● DATA PROVIDED
• • • • • • •

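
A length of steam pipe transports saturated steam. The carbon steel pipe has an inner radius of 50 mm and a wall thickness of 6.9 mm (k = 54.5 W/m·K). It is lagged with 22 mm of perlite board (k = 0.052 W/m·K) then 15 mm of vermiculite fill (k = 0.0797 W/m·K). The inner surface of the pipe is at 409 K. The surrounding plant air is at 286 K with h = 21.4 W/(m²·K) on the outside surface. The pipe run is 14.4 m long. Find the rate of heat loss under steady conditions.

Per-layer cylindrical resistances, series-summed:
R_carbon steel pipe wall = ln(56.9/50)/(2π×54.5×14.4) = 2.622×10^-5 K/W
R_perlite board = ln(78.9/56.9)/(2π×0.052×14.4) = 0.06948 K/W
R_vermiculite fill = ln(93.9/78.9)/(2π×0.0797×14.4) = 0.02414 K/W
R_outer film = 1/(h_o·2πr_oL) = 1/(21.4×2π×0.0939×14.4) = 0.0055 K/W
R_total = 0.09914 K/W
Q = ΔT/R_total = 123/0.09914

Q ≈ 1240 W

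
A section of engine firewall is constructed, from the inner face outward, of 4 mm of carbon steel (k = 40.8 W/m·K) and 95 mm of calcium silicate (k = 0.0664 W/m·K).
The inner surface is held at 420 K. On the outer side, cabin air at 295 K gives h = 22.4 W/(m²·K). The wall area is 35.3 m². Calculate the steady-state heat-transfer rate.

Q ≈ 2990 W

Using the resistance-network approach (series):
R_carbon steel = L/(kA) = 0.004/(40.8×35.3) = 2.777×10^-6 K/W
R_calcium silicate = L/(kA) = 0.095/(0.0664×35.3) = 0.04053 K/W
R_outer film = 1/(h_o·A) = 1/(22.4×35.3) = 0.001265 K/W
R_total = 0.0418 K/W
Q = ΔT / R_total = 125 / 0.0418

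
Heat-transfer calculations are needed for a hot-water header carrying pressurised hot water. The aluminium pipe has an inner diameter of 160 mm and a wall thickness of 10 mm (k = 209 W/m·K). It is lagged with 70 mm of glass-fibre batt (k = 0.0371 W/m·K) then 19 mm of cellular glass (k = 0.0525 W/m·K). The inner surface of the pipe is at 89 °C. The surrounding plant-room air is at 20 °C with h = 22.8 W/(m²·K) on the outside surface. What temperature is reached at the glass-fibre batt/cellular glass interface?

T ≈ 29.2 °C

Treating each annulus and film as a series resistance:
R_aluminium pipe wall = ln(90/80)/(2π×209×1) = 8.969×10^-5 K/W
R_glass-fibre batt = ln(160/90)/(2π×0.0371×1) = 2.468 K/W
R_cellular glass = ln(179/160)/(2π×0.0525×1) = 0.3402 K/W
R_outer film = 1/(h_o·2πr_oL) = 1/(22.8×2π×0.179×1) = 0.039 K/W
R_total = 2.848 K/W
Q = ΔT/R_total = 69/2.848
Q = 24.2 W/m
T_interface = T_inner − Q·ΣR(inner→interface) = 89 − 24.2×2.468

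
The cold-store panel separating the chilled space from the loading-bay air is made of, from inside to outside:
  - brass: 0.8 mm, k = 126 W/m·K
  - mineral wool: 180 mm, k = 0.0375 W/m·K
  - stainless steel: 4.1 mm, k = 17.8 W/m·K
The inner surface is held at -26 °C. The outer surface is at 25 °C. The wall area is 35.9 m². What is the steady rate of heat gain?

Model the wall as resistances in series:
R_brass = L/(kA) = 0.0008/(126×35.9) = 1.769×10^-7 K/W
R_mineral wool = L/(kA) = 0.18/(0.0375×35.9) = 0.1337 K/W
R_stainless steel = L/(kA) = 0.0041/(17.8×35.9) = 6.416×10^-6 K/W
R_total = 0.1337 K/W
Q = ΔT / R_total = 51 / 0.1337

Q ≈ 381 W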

• • • • • • •

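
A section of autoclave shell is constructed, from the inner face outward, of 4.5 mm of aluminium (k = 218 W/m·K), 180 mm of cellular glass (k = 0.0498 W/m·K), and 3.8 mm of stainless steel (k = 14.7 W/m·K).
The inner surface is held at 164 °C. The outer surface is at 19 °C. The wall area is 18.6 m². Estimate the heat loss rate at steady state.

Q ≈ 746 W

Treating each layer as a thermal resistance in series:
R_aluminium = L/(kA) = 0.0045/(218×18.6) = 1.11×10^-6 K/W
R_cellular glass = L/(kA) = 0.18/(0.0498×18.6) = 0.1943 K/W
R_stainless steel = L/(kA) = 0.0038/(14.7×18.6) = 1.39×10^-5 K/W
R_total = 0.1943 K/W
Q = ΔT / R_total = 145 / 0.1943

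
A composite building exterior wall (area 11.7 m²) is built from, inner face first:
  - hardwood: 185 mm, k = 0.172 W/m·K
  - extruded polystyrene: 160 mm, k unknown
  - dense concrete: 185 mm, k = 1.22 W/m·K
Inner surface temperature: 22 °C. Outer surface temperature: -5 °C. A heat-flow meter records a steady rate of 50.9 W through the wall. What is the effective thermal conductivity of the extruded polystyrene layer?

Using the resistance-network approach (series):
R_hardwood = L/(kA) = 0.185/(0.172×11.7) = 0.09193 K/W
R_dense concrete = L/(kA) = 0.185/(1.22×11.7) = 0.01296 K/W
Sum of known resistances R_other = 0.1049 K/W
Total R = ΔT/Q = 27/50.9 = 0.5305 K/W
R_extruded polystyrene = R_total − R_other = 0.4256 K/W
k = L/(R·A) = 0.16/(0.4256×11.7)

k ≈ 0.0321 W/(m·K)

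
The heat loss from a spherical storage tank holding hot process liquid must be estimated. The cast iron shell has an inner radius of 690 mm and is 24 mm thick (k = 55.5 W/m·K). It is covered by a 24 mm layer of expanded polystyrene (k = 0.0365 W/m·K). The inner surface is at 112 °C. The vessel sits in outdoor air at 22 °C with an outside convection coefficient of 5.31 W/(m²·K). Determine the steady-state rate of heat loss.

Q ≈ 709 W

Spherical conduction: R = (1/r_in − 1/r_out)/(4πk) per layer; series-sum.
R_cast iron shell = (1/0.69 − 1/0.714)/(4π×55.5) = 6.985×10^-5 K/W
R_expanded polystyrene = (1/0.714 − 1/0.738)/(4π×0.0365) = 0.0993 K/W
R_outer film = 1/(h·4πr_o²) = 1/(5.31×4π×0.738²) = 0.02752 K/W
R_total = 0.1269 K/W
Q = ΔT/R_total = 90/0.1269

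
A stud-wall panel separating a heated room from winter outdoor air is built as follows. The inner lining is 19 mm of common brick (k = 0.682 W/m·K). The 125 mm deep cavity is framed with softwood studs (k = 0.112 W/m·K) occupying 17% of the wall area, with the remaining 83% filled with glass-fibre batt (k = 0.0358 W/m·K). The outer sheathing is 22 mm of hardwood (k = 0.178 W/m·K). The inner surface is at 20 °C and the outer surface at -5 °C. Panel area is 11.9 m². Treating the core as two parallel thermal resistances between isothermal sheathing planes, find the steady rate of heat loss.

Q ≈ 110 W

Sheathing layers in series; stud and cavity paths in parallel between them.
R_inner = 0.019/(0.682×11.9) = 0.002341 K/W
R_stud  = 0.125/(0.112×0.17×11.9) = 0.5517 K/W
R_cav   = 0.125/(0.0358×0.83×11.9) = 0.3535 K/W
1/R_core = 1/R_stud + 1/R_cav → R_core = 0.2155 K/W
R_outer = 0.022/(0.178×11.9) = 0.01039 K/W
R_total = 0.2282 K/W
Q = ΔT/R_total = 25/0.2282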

• • • • • • •

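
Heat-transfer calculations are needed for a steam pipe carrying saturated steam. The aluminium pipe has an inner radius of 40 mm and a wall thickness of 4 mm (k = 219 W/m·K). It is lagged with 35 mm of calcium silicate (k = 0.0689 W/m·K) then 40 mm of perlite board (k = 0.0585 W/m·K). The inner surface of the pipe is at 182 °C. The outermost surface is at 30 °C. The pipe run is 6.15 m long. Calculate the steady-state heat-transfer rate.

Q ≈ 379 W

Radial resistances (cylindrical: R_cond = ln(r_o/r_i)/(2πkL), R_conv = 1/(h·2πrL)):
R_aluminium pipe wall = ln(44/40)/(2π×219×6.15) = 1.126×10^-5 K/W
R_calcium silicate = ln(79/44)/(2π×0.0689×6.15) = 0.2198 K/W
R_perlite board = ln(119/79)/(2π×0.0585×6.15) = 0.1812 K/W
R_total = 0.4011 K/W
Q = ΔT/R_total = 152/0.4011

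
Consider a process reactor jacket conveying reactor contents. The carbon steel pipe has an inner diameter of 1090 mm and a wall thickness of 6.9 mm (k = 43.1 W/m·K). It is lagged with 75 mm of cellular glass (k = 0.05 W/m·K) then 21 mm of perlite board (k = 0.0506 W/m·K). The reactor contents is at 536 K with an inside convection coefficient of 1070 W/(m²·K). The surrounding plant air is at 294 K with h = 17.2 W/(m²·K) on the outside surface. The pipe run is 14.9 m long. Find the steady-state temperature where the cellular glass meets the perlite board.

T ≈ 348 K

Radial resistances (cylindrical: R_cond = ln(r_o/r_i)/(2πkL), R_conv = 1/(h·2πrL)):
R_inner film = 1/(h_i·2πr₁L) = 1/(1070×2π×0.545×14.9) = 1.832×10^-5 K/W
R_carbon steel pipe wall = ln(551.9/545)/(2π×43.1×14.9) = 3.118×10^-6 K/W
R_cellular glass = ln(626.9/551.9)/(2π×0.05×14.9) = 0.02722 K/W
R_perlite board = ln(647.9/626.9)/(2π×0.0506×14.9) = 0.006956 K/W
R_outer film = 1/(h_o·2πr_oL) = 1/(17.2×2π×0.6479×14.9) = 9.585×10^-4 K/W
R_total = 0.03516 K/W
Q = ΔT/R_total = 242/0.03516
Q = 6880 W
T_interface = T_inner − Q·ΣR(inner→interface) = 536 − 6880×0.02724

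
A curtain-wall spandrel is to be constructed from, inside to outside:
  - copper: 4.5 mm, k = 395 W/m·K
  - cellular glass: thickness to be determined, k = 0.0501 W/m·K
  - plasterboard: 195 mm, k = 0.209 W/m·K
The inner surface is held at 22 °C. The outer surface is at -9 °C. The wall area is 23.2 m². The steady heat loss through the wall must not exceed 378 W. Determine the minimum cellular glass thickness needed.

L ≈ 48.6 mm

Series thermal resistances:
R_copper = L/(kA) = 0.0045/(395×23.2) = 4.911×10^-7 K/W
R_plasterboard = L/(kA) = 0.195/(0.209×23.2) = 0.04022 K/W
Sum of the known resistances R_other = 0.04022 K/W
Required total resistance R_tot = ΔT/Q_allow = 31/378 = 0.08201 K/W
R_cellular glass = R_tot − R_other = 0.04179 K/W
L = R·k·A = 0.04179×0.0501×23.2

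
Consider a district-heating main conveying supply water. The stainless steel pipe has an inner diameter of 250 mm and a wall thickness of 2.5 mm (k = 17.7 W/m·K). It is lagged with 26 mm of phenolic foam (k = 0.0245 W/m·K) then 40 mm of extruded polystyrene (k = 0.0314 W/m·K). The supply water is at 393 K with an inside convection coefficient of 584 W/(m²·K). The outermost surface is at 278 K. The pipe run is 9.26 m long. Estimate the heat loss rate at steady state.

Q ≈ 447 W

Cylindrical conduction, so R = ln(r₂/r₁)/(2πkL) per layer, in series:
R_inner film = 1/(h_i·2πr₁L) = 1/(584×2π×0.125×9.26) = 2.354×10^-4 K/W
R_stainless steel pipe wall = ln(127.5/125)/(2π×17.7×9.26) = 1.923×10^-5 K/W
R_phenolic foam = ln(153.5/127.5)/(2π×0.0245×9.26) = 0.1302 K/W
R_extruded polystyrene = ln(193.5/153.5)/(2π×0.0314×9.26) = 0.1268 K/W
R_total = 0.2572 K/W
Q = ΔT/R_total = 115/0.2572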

• • • • • • •

● TASK DESCRIPTION
Where a line of the entries contains "section", report that line.

● EXERCISE OUTPUT
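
A section of engine firewall is constructed, from the inner face outward, of 4 mm of carbon steel (k = 40.8 W/m·K) and 95 mm of calcium silicate (k = 0.0664 W/m·K).
A section of autoclave shell is constructed, from the inner face outward, of 4.5 mm of aluminium (k = 218 W/m·K), 180 mm of cellular glass (k = 0.0498 W/m·K), and 3.8 mm of stainless steel (k = 14.7 W/m·K).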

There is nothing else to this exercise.